→ Exercise
To complete the exercise, repeat every record exactly as it stands.
Data shown START
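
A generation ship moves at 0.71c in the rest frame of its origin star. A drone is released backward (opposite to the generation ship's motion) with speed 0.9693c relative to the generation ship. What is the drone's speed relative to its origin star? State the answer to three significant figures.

Relativistic velocity addition: u = (u' + v)/(1 + u'v/c²), with u' = −0.9693c and v = 0.71c.
Numerator: −0.9693 + 0.71 = −0.2593. Denominator: 1 + (−0.9693)(0.71) = 0.311797.
u = −0.2593/0.311797 = −0.83163, so the speed is 0.832c.

0.832c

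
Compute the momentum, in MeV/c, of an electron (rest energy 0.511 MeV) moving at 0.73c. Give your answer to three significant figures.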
Data shown END
→ Answer space
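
A generation ship moves at 0.71c in the rest frame of its origin star. A drone is released backward (opposite to the generation ship's motion) with speed 0.9693c relative to the generation ship. What is the drone's speed relative to its origin star? State the answer to three significant figures.

Relativistic velocity addition: u = (u' + v)/(1 + u'v/c²), with u' = −0.9693c and v = 0.71c.
Numerator: −0.9693 + 0.71 = −0.2593. Denominator: 1 + (−0.9693)(0.71) = 0.311797.
u = −0.2593/0.311797 = −0.83163, so the speed is 0.832c.

0.832c

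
Compute the momentum, in MeV/c, of an electron (rest energy 0.511 MeV) moving at 0.73c. Give your answer to three significant figures.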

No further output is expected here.